What is required
If a line in the data contains "holds", copy it out.

(Excerpts from a dataset)
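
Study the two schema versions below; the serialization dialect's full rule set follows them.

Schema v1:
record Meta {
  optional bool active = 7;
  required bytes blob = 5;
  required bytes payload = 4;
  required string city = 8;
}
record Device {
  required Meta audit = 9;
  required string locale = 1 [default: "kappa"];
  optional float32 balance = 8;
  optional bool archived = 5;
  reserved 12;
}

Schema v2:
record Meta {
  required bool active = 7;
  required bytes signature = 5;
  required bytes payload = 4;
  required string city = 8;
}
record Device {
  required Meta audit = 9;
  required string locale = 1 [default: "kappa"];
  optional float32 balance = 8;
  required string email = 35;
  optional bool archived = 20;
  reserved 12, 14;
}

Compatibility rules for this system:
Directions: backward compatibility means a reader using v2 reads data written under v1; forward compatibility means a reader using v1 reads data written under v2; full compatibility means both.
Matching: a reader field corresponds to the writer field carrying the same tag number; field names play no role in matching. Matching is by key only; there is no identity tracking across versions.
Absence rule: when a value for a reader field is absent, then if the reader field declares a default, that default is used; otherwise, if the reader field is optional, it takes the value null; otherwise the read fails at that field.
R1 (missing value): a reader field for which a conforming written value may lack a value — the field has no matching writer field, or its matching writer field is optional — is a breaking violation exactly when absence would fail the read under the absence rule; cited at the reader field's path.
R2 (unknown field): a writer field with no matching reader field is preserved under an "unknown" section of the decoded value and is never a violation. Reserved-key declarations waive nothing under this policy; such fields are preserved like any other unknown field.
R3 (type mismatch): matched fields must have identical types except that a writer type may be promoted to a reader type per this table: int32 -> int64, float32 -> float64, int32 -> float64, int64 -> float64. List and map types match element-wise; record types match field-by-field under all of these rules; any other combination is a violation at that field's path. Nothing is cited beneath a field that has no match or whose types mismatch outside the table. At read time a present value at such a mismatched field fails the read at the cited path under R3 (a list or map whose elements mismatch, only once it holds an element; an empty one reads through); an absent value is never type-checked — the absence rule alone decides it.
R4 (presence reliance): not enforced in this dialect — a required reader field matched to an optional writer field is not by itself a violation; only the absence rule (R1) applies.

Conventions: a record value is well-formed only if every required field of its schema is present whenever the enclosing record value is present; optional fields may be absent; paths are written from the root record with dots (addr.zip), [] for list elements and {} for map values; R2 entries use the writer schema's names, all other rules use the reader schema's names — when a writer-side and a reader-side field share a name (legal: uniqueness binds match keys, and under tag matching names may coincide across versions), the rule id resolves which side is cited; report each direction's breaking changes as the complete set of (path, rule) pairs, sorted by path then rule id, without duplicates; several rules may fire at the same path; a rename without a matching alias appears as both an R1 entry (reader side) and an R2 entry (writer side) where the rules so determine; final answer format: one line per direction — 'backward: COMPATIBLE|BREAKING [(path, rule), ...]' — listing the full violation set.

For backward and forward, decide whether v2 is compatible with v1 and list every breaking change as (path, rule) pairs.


arrows below run writer -> reader for Device
backward for Device (reader v2, writer v1):
  audit: paired with writer audit (Meta -> Meta; writer required)
  locale: paired with writer locale (string -> string; writer required)
  balance: paired with writer balance (float32 -> float32; writer optional)
  email: no writer-side match
  archived: no writer-side match
  leftover writer field: archived
  audit.active: paired with writer audit.active (bool -> bool; writer optional)
  audit.signature: paired with writer audit.blob (bytes -> bytes; writer required)
  audit.payload: paired with writer audit.payload (bytes -> bytes; writer required)
  audit.city: paired with writer audit.city (string -> string; writer required)
  violation R1 at audit.active
  violation R1 at email
  => backward verdict for Device: BREAKING, 2 violation(s)
forward for Device (reader v1, writer v2):
  audit: paired with writer audit (Meta -> Meta; writer required)
  locale: paired with writer locale (string -> string; writer required)
  balance: paired with writer balance (float32 -> float32; writer optional)
  archived: no writer-side match
  leftover writer field: email
  leftover writer field: archived
  audit.active: paired with writer audit.active (bool -> bool; writer required)
  audit.blob: paired with writer audit.signature (bytes -> bytes; writer required)
  audit.payload: paired with writer audit.payload (bytes -> bytes; writer required)
  audit.city: paired with writer audit.city (string -> string; writer required)
  => forward: COMPATIBLE

backward: BREAKING [(audit.active, R1), (email, R1)]; forward: COMPATIBLE []


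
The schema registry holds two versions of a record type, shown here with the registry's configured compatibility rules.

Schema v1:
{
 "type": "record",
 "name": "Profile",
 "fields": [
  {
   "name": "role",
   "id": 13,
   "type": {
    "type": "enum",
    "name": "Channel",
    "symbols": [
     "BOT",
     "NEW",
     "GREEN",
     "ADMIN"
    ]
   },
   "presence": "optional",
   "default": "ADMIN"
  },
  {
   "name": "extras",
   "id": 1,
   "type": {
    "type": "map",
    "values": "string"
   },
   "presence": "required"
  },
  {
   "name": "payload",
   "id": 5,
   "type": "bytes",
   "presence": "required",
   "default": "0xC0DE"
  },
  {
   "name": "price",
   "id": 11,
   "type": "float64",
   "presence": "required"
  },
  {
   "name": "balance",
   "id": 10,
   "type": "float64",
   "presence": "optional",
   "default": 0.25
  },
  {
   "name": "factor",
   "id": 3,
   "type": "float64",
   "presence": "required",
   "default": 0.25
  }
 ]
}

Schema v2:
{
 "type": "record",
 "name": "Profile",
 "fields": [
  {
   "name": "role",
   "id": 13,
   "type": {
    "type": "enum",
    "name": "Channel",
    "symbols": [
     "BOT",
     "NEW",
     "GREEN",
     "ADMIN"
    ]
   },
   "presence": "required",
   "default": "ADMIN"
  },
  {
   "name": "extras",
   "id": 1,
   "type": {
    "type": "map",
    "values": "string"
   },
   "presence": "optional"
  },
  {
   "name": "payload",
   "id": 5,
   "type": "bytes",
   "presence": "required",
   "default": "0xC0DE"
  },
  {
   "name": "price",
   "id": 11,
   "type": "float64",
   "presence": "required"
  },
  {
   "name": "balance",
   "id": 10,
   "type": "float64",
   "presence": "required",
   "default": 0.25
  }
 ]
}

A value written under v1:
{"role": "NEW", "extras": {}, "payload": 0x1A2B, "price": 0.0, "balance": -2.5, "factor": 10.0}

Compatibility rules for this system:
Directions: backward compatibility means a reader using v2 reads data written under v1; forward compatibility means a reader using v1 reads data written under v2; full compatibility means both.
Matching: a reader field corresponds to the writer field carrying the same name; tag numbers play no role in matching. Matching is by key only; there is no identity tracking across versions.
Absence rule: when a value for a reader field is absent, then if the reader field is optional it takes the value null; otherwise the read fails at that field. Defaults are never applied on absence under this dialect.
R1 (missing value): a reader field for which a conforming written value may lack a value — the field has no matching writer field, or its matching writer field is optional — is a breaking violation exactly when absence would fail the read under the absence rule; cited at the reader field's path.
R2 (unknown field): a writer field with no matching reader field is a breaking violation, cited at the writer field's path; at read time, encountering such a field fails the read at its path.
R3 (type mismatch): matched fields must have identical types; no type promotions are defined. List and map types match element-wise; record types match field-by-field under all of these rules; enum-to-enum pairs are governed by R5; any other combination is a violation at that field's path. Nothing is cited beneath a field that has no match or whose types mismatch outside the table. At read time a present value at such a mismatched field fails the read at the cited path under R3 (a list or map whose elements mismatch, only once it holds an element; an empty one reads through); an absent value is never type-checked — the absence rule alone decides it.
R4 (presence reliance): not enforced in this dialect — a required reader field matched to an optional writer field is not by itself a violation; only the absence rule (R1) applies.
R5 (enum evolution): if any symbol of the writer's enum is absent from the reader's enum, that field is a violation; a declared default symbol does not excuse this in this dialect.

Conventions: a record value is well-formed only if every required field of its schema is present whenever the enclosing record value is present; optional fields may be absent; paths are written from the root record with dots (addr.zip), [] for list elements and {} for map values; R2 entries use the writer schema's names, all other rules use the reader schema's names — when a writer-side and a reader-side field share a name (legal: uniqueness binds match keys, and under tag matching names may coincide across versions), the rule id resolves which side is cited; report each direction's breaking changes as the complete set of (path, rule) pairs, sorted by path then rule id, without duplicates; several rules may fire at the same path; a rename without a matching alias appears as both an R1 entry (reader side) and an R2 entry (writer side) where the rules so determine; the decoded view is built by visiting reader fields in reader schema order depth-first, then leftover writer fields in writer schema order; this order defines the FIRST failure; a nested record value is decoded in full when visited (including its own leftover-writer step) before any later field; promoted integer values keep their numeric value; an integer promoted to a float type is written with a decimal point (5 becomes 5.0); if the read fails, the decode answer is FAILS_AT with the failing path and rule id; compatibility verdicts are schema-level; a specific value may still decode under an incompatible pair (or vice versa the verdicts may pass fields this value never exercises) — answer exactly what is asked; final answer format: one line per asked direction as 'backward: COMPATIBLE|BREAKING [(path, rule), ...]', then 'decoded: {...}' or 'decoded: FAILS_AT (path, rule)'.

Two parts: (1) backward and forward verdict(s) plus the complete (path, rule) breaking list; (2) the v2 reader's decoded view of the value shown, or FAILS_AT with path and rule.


backward: BREAKING [(balance, R1), (factor, R2), (role, R1)]; forward: BREAKING [(extras, R1), (factor, R1)]; decoded: FAILS_AT (factor, R2)

the writer's type comes first in each Profile pair
backward on Profile — v2 reading data written by v1:
  role <- role (Channel -> Channel, writer optional)
  extras <- extras (map<string, string> -> map<string, string>, writer required)
  payload <- payload (bytes -> bytes, writer required)
  price <- price (float64 -> float64, writer required)
  balance <- balance (float64 -> float64, writer optional)
  leftover writer field: factor
  violation R1 at balance
  violation R2 at factor
  violation R1 at role
  => 3 violation(s): backward is BREAKING for Profile
forward on Profile — v1 reading data written by v2:
  role <- role (Channel -> Channel, writer required)
  extras <- extras (map<string, string> -> map<string, string>, writer optional)
  payload <- payload (bytes -> bytes, writer required)
  price <- price (float64 -> float64, writer required)
  balance <- balance (float64 -> float64, writer required)
  factor has no writer counterpart
  violation R1 at extras
  violation R1 at factor
  => 2 violation(s): forward is BREAKING for Profile
decode (reader v2):
  role := "NEW"
  extras := {}
  payload := 0x1A2B
  price := 0.0
  balance := -2.5
  read fails at factor under R2 (unknown field)
  => FAILS_AT (factor, R2)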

Output of the task
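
R3 (type mismatch): matched fields must have identical types except that a writer type may be promoted to a reader type per this table: int32 -> int64, float32 -> float64, int32 -> float64, int64 -> float64. List and map types match element-wise; record types match field-by-field under all of these rules; any other combination is a violation at that field's path. Nothing is cited beneath a field that has no match or whose types mismatch outside the table. At read time a present value at such a mismatched field fails the read at the cited path under R3 (a list or map whose elements mismatch, only once it holds an element; an empty one reads through); an absent value is never type-checked — the absence rule alone decides it.
The schema registry holds two versions of a record type, shown here with the registry's configured compatibility rules.
R3 (type mismatch): matched fields must have identical types; no type promotions are defined. List and map types match element-wise; record types match field-by-field under all of these rules; enum-to-enum pairs are governed by R5; any other combination is a violation at that field's path. Nothing is cited beneath a field that has no match or whose types mismatch outside the table. At read time a present value at such a mismatched field fails the read at the cited path under R3 (a list or map whose elements mismatch, only once it holds an element; an empty one reads through); an absent value is never type-checked — the absence rule alone decides it.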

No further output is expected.